What you will do: From the records that follow, copy every line in which "locus" appears.

Stored data
----------------------------------------

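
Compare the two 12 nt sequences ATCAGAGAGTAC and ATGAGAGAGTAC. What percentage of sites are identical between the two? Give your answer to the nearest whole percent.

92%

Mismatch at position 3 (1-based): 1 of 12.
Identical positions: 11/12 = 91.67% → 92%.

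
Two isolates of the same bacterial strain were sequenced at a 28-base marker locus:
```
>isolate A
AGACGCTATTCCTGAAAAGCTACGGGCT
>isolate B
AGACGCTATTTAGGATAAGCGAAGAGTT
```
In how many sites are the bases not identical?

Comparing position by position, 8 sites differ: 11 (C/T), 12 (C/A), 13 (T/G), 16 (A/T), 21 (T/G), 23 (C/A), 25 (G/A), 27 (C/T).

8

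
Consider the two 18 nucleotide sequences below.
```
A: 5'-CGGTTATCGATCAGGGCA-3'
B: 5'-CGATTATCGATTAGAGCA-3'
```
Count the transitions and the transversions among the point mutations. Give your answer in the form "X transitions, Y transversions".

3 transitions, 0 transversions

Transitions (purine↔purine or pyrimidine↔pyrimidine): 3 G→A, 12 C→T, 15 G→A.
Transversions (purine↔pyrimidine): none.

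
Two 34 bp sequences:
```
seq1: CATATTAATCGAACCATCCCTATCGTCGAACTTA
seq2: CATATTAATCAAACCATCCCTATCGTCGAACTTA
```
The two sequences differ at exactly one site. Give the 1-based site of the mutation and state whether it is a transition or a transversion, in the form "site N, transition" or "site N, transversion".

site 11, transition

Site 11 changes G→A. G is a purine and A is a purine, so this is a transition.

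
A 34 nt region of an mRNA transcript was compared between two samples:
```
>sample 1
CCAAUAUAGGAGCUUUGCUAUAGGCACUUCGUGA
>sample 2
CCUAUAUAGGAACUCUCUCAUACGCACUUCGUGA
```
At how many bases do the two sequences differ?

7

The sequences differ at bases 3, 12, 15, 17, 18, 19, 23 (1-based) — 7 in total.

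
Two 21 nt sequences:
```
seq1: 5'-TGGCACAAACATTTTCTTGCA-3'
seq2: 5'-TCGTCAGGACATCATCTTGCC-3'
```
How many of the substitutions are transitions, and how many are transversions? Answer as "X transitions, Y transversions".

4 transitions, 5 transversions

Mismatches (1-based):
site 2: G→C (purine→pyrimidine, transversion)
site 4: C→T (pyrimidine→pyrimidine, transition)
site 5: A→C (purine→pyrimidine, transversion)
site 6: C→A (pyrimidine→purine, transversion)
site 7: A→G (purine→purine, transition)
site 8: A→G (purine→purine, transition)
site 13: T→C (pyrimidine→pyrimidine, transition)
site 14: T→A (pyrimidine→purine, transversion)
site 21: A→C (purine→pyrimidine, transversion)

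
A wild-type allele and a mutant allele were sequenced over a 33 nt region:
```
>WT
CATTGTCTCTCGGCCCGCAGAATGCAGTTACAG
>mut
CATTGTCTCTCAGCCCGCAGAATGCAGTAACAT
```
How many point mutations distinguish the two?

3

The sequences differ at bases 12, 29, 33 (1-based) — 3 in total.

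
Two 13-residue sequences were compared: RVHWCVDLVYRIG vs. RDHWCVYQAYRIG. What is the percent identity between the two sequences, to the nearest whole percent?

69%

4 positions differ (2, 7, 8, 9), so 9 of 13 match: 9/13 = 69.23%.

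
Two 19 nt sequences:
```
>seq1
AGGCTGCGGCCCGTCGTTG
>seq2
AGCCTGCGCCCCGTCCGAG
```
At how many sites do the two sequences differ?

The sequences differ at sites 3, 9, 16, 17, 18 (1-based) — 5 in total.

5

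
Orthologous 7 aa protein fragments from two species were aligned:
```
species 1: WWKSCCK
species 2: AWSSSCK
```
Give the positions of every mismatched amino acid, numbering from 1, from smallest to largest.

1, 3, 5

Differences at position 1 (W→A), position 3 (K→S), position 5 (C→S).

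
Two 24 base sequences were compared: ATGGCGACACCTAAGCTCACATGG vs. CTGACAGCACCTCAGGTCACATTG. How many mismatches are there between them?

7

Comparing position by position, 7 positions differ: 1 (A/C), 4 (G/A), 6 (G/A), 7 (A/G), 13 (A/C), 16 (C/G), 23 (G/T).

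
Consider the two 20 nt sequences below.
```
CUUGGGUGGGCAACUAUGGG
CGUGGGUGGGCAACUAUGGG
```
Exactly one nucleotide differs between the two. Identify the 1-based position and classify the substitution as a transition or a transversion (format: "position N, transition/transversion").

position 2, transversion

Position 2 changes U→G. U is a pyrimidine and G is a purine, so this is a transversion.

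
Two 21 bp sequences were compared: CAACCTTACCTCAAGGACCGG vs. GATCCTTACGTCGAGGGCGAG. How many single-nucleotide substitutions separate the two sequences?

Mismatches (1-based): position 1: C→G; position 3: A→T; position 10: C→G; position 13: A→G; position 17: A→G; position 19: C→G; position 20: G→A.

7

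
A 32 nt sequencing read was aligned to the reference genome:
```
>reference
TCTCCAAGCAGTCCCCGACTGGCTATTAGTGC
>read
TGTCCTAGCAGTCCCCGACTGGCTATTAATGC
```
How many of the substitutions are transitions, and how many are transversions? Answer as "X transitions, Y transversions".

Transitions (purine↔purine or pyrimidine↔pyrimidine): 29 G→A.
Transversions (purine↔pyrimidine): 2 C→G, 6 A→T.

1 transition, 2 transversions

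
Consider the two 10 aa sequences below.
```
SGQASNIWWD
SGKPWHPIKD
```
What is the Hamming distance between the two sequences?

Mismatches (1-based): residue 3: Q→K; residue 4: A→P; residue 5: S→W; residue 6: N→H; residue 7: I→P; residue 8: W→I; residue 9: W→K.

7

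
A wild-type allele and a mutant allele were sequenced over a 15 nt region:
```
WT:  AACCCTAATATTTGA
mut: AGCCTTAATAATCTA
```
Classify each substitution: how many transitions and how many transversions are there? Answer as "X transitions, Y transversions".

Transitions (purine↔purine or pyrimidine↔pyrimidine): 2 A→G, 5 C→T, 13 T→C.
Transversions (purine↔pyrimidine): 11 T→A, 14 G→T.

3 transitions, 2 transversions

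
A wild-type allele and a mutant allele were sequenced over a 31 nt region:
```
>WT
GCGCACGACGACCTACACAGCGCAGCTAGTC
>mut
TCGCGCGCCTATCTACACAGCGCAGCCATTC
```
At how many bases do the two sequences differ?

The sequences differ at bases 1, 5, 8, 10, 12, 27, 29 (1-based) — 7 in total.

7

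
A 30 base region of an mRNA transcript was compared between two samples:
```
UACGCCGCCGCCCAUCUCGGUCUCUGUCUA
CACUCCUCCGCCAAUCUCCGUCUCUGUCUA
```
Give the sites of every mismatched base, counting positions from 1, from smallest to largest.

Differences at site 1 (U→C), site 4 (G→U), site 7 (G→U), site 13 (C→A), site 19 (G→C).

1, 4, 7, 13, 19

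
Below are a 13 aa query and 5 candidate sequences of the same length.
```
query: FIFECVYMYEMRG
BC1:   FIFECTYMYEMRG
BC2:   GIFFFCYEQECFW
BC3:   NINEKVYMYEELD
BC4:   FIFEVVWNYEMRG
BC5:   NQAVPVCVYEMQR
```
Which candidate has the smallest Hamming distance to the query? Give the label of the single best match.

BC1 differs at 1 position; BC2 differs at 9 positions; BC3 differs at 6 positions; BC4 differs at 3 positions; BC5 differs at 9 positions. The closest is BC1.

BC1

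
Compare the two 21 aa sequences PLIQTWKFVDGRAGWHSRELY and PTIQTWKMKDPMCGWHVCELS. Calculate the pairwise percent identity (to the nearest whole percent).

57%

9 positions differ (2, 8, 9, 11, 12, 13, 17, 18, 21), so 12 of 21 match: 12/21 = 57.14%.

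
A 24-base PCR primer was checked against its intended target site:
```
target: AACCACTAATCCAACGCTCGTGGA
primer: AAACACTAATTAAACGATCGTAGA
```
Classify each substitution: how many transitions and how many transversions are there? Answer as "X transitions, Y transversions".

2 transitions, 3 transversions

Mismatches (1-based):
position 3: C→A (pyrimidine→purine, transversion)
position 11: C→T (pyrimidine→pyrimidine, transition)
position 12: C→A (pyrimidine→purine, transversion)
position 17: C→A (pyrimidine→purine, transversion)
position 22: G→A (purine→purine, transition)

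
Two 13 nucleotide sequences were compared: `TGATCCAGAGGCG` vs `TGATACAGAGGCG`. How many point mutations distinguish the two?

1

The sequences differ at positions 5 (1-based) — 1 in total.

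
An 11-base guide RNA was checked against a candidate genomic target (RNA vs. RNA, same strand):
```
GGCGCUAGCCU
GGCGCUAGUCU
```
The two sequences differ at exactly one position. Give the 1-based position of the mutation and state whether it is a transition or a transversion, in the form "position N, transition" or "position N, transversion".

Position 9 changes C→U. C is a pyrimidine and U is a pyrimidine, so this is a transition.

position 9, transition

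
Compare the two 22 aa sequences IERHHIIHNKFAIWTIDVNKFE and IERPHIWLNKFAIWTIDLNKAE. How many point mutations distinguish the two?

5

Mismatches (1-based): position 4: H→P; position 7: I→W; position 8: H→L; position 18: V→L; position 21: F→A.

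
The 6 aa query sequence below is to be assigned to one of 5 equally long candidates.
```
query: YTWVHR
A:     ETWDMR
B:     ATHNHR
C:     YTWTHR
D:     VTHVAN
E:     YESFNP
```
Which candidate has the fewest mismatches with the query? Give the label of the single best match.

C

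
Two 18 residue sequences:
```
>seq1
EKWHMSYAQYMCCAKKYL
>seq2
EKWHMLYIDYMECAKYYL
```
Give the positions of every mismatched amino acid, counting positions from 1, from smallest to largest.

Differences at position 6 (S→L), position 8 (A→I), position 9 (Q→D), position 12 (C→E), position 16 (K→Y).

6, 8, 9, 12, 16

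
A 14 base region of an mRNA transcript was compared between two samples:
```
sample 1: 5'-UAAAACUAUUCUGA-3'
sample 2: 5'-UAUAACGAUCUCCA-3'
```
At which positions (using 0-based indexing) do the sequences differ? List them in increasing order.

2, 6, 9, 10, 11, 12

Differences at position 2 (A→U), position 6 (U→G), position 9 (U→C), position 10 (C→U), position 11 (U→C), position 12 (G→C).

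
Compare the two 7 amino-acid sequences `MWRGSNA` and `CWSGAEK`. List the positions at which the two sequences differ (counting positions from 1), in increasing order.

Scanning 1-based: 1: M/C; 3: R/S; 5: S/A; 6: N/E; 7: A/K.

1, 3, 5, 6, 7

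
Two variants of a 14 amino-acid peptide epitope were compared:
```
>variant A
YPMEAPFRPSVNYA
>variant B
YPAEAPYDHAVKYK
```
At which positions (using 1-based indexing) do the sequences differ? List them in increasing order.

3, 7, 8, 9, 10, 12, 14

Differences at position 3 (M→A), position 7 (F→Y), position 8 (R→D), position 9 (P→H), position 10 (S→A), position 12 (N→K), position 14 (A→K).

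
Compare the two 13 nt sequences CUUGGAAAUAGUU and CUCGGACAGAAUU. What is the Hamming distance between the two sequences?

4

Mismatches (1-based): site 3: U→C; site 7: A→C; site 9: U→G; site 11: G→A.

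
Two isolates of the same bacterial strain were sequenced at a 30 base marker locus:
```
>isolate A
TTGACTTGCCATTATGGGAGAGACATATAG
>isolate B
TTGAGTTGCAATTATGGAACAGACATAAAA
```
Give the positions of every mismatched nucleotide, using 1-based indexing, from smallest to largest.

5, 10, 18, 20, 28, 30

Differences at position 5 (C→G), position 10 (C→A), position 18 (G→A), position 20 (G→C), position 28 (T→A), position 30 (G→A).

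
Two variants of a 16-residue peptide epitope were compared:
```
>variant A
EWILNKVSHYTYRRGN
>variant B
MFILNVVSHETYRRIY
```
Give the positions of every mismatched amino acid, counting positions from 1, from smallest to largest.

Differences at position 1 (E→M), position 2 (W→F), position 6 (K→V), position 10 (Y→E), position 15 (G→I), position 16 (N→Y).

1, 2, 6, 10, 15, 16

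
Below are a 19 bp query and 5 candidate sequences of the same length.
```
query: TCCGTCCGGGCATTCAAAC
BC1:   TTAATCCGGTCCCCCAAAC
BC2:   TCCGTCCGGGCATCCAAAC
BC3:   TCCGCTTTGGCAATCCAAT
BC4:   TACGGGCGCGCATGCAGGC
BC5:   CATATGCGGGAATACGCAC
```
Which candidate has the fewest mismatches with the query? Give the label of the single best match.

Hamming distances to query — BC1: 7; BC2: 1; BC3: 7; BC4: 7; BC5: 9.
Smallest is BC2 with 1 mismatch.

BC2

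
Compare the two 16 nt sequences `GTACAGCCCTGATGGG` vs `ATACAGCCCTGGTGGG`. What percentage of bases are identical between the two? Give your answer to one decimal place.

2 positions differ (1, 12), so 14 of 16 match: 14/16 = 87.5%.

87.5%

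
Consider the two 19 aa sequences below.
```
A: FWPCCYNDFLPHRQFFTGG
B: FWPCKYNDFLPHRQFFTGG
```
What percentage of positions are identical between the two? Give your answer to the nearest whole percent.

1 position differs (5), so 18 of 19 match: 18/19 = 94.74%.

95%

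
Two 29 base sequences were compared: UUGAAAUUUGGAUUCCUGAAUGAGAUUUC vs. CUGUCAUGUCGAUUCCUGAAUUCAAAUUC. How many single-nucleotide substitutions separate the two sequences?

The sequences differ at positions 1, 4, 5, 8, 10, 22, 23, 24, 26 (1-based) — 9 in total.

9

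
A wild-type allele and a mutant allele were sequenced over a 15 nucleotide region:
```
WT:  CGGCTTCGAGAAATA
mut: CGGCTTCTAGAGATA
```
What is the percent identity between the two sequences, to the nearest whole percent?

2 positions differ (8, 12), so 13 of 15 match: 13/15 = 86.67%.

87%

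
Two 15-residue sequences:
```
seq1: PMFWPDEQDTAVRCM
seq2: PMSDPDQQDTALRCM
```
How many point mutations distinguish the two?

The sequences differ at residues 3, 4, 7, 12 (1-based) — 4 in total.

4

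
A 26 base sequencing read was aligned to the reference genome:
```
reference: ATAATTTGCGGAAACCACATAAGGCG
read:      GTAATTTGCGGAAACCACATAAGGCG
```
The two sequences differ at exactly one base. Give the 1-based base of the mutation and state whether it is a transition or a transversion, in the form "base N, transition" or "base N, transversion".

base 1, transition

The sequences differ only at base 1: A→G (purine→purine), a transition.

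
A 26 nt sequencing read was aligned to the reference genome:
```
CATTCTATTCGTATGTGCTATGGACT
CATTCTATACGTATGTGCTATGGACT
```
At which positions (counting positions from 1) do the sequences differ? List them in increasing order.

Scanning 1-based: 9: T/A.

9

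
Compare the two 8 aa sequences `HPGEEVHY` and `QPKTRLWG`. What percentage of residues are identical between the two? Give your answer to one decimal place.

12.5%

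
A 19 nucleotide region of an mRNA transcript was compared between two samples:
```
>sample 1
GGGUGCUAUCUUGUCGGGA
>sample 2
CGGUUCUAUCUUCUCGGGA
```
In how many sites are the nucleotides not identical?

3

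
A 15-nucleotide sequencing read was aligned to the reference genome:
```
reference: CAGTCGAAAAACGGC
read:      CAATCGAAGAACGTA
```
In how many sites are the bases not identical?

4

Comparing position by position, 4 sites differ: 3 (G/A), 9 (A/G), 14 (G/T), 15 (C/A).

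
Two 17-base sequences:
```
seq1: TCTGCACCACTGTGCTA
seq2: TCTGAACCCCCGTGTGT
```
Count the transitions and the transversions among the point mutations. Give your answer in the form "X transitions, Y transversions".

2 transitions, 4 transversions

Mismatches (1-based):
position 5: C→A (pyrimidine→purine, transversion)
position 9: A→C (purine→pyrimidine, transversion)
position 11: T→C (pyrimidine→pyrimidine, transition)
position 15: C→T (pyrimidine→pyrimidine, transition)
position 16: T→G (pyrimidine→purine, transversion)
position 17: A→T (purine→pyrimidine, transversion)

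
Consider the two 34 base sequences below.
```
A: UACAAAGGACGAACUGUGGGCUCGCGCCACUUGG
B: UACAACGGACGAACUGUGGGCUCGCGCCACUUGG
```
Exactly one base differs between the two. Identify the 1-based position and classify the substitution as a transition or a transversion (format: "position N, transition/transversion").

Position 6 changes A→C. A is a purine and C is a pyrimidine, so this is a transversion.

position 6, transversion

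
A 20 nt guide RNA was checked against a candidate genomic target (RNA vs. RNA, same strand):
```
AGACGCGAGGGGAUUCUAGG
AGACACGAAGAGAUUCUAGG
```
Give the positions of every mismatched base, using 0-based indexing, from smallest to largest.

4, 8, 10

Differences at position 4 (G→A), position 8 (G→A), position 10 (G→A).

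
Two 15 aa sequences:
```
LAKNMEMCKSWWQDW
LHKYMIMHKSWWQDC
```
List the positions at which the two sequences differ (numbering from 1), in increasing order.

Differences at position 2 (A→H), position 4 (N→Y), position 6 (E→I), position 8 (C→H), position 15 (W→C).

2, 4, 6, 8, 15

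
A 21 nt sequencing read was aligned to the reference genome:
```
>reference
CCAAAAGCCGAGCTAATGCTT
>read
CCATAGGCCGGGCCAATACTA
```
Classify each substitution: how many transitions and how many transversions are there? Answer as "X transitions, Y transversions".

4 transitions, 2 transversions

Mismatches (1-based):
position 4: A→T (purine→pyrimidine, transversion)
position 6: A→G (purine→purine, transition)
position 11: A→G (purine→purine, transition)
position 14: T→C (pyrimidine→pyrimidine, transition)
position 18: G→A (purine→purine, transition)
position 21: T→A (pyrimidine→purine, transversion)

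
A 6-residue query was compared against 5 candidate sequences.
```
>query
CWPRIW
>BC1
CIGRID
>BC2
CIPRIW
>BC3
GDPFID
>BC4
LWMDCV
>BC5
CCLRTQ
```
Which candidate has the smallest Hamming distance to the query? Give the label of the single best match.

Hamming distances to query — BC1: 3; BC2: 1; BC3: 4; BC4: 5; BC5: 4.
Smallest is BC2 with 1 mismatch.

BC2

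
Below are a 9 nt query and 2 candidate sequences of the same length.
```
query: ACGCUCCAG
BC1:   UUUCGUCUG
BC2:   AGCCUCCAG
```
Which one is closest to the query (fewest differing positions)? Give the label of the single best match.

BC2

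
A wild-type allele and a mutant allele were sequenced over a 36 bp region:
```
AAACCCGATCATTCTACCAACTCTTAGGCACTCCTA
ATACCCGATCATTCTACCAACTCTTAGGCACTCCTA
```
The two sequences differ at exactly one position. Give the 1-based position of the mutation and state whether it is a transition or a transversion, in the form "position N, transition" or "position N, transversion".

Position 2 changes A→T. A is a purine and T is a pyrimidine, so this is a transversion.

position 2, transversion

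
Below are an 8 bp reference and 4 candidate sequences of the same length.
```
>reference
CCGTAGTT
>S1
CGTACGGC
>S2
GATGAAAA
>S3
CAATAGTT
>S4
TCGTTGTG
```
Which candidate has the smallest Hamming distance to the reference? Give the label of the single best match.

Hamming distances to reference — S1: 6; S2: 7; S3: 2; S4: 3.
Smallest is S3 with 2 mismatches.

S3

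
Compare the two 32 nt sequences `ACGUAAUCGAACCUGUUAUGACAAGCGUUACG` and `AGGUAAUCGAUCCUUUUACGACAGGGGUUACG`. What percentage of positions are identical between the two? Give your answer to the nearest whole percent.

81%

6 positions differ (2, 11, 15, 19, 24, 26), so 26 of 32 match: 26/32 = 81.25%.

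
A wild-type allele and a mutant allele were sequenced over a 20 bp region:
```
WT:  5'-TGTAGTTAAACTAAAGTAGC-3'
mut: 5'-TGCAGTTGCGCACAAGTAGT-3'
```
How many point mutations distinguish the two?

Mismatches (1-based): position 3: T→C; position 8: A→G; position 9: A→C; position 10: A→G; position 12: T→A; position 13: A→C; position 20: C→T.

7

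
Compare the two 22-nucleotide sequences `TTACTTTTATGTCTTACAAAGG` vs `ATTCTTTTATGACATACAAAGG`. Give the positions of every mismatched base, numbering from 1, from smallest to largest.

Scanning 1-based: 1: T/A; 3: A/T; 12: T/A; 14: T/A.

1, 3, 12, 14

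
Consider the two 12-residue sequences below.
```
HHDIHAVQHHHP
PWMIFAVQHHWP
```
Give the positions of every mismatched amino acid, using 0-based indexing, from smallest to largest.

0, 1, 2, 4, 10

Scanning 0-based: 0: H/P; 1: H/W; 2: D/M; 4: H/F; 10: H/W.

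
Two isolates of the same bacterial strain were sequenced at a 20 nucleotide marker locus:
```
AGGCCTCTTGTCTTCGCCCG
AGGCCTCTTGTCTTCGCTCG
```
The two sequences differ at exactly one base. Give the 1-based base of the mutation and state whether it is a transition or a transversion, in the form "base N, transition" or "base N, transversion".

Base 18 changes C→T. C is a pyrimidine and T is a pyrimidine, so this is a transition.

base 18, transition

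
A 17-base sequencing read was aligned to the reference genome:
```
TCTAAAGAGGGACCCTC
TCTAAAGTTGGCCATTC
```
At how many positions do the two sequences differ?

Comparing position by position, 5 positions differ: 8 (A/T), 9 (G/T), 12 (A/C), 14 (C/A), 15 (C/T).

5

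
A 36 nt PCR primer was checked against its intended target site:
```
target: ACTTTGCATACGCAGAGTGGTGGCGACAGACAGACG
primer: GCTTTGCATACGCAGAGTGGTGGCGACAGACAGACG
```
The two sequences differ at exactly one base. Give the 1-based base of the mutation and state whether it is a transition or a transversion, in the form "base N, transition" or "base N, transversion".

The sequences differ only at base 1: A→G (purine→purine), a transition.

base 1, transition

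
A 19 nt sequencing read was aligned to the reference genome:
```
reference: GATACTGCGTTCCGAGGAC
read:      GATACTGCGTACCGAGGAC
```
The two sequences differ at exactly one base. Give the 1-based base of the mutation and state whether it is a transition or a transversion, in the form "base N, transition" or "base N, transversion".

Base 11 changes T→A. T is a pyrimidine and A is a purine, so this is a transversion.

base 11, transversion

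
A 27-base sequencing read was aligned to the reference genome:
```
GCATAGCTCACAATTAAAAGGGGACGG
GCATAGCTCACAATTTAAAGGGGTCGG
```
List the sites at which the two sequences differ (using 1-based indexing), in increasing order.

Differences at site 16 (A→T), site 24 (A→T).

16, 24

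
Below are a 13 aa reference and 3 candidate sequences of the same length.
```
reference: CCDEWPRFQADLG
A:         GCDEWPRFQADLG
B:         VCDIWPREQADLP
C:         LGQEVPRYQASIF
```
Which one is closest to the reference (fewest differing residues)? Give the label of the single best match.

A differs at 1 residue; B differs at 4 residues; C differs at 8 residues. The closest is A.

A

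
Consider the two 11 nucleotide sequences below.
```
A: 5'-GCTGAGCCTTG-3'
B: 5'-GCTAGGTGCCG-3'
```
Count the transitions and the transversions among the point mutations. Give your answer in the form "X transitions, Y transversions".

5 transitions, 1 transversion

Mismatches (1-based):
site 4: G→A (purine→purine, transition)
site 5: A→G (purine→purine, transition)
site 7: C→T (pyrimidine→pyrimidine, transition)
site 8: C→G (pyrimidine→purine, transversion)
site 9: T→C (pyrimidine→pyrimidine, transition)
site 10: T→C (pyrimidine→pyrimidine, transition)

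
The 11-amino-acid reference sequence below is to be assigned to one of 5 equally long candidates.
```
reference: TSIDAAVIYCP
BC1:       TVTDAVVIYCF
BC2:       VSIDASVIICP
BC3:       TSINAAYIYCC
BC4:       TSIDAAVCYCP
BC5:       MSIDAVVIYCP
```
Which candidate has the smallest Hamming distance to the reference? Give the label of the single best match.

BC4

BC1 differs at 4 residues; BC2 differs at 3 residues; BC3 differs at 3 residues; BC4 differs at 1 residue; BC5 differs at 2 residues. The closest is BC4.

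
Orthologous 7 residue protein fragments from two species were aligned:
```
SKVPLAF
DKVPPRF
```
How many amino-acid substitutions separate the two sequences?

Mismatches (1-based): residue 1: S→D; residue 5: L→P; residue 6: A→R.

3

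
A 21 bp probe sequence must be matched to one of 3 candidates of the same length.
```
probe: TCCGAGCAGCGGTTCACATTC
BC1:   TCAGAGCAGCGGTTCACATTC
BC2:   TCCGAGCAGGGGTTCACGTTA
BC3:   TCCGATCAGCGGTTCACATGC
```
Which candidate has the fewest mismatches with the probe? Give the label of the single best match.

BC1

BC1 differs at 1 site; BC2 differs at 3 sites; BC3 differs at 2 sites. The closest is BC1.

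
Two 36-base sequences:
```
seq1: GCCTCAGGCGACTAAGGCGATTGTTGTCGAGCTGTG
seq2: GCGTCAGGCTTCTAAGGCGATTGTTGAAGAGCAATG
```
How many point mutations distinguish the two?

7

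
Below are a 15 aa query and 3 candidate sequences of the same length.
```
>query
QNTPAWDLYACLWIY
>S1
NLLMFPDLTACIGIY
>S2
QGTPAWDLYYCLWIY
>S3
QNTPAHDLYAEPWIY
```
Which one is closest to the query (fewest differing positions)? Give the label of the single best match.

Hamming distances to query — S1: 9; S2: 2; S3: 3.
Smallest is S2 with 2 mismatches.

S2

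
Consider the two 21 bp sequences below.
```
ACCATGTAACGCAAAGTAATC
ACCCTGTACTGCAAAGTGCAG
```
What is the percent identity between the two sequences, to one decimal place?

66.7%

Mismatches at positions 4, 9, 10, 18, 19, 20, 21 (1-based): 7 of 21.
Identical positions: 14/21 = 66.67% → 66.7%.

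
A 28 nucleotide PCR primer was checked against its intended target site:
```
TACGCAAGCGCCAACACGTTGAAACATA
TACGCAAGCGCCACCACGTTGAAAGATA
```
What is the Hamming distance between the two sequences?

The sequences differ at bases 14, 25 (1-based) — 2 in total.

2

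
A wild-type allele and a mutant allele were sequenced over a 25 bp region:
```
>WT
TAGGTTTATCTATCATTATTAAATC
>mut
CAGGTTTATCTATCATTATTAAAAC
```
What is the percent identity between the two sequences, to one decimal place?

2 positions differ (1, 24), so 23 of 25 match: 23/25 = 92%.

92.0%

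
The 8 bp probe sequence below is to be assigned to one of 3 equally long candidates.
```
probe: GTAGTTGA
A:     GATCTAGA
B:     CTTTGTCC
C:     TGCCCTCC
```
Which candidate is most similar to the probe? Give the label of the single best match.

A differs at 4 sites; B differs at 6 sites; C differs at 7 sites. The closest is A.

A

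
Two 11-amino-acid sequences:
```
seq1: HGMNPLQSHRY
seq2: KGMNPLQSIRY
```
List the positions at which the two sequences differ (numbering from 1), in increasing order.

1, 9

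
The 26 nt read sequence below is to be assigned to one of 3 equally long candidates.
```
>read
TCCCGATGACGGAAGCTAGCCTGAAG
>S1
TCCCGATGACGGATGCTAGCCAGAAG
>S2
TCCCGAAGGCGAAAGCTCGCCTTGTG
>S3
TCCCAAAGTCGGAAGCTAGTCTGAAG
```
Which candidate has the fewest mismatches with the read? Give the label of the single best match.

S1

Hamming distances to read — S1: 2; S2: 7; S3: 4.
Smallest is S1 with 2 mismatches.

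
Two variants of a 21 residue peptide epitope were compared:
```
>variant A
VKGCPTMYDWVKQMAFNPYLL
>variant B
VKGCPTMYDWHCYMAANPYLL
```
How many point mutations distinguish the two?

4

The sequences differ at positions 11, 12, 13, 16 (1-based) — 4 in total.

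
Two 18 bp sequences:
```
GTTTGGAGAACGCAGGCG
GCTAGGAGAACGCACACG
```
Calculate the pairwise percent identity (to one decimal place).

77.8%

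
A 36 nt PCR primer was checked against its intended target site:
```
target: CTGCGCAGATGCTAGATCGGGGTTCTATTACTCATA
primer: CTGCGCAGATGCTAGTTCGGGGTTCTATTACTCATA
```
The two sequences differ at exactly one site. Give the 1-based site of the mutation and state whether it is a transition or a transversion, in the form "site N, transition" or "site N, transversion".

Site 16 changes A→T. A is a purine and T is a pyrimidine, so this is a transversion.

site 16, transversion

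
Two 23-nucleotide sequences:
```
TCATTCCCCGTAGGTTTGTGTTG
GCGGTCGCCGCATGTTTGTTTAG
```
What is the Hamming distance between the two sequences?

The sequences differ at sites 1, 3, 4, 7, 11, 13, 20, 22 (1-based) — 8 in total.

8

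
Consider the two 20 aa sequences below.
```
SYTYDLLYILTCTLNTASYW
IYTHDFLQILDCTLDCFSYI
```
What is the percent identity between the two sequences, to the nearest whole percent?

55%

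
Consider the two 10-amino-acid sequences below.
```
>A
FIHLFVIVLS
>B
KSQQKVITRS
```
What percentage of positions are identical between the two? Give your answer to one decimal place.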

----------------------------------------

Response to the task:
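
Two isolates of the same bacterial strain were sequenced at a 28-base marker locus:
Two isolates of the same bacterial strain were sequenced at a 30 base marker locus:
Two isolates of the same bacterial strain were sequenced at a 20 nucleotide marker locus: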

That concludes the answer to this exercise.